[Collection entries]

*** Block opens ***

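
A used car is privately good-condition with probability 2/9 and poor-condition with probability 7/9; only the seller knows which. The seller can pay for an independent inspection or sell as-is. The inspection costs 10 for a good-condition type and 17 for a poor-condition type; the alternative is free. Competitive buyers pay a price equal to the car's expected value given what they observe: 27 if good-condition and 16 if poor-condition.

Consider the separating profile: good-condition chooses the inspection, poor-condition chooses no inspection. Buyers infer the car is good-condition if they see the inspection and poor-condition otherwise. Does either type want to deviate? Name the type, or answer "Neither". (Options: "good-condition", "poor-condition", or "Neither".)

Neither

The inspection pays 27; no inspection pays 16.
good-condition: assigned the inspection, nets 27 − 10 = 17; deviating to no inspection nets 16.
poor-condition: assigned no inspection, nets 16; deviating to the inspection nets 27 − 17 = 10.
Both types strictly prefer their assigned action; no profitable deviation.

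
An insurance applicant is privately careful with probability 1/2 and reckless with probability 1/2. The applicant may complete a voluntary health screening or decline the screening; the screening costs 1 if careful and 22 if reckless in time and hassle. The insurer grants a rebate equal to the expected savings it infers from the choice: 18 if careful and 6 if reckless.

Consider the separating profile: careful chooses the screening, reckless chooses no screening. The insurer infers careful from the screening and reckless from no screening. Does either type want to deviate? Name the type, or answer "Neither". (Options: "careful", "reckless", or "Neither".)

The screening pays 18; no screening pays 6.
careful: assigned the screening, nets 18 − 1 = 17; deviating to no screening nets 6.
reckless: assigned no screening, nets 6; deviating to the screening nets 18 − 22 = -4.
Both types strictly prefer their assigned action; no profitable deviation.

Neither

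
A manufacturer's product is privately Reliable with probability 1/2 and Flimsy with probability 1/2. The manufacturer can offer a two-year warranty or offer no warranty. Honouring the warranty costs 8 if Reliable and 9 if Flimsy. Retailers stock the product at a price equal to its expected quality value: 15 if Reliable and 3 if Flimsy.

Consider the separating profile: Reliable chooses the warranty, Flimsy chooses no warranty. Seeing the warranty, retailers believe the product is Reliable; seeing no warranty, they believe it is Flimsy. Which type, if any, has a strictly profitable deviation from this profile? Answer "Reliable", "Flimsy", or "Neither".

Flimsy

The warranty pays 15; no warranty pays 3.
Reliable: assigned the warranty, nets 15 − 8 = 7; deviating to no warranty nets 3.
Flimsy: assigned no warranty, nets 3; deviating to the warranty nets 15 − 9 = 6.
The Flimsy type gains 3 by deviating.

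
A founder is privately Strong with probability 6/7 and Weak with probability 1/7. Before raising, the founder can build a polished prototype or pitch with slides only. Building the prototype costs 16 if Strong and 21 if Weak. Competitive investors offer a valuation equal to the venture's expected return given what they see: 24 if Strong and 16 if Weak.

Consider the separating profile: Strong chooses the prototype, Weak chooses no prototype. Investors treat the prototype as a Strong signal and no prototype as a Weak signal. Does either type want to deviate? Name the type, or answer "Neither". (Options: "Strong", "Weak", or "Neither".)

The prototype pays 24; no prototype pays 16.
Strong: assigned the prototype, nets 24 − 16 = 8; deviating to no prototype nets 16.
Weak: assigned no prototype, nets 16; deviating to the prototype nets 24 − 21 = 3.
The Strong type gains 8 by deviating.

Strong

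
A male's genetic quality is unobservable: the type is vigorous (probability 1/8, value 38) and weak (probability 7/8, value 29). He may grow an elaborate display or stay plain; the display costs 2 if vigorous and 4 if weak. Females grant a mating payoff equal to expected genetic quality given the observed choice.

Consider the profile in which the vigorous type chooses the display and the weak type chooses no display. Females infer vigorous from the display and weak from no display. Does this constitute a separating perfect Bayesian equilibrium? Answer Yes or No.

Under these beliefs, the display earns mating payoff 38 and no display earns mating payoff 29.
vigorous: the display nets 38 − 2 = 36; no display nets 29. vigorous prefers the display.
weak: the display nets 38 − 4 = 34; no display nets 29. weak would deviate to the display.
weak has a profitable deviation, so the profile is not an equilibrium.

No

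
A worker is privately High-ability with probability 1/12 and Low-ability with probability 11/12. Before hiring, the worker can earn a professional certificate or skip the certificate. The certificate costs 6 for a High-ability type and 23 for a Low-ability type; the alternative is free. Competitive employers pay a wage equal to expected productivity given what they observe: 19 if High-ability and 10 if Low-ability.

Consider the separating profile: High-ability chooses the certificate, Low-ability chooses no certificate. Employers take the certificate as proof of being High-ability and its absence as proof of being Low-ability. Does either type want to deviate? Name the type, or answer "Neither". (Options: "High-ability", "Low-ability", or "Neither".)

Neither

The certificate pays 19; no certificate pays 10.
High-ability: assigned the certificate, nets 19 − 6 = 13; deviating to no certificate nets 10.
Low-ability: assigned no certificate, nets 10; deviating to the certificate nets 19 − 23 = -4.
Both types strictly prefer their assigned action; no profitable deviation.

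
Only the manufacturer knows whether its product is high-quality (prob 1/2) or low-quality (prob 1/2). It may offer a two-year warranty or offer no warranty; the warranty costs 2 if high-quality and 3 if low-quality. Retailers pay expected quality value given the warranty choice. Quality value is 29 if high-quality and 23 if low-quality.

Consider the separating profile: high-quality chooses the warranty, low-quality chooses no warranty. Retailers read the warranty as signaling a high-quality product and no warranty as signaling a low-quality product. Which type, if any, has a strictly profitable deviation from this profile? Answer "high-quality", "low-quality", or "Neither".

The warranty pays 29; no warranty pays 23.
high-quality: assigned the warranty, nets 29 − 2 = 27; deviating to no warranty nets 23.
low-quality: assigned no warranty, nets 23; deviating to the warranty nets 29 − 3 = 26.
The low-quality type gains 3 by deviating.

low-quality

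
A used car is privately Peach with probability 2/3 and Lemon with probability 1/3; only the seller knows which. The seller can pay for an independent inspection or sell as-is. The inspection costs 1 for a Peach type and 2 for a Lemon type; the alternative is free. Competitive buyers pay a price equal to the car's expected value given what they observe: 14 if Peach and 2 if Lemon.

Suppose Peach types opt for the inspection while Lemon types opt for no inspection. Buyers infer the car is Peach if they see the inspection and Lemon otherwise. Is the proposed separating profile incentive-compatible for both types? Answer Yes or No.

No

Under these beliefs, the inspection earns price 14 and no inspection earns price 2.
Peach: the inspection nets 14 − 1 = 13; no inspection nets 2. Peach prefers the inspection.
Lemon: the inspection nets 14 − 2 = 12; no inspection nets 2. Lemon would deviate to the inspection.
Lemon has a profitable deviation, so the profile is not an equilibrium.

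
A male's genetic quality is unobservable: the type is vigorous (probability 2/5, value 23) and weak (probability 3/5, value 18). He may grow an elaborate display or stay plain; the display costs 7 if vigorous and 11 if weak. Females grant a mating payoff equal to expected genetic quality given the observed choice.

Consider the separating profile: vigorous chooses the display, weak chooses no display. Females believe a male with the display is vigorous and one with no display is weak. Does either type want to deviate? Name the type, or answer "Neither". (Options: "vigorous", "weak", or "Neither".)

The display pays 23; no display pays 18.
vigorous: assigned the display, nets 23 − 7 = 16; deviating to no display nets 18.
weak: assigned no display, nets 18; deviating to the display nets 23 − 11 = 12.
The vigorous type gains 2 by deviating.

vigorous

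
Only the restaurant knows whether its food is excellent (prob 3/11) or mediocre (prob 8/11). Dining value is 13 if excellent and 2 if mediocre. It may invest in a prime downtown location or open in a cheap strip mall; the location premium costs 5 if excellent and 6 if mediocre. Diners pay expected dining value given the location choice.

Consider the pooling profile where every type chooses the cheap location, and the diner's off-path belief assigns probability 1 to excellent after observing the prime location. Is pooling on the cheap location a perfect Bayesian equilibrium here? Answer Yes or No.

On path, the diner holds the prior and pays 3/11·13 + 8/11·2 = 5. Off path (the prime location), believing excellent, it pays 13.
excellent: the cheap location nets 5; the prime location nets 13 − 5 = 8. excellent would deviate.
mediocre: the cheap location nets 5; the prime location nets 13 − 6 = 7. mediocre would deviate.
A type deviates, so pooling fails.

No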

*** Block closes ***
*** Block opens ***

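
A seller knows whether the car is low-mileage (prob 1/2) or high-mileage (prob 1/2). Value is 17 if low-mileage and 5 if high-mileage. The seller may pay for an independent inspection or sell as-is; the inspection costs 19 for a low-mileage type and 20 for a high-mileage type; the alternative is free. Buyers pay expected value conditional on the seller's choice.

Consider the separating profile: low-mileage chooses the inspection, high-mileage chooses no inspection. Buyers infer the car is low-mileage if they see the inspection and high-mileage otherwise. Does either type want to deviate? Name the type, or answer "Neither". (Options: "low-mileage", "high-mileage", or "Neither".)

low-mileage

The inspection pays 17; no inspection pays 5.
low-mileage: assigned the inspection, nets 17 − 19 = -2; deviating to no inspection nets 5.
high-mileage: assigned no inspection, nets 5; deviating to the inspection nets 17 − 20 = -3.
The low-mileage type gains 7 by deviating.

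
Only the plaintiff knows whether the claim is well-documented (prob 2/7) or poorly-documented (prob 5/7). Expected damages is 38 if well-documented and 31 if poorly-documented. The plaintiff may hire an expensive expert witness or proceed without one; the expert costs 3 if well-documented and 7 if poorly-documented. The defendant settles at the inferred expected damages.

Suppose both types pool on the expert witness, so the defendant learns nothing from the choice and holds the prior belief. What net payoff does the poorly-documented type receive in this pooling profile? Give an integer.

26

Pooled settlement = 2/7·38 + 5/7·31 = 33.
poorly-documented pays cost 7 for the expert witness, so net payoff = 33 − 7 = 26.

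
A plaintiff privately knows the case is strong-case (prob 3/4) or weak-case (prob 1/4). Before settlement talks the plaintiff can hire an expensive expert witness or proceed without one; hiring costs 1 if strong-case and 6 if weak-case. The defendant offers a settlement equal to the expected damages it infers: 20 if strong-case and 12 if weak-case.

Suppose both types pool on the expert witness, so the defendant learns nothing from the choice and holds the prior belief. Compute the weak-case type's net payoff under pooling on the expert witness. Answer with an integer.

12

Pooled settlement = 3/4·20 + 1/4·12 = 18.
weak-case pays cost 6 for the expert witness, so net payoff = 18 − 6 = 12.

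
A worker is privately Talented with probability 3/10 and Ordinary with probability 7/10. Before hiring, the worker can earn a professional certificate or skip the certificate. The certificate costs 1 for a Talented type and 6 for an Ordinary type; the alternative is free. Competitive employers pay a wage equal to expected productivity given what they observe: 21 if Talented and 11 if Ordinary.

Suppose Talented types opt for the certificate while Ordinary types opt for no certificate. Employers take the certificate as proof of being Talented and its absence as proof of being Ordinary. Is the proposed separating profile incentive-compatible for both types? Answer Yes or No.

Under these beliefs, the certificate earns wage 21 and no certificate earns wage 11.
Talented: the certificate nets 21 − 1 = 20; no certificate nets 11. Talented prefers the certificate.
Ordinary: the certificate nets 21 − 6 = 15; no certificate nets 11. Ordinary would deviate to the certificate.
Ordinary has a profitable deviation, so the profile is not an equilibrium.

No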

*** Block closes ***

TASK REQUIREMENTS – As you read the records above, find each line that contains "stay" and copy it.

EXERCISE RESPONSE –
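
A male's genetic quality is unobservable: the type is vigorous (probability 1/8, value 38) and weak (probability 7/8, value 29). He may grow an elaborate display or stay plain; the display costs 2 if vigorous and 4 if weak. Females grant a mating payoff equal to expected genetic quality given the observed choice.
A male's genetic quality is unobservable: the type is vigorous (probability 2/5, value 23) and weak (probability 3/5, value 18). He may grow an elaborate display or stay plain; the display costs 7 if vigorous and 11 if weak. Females grant a mating payoff equal to expected genetic quality given the observed choice.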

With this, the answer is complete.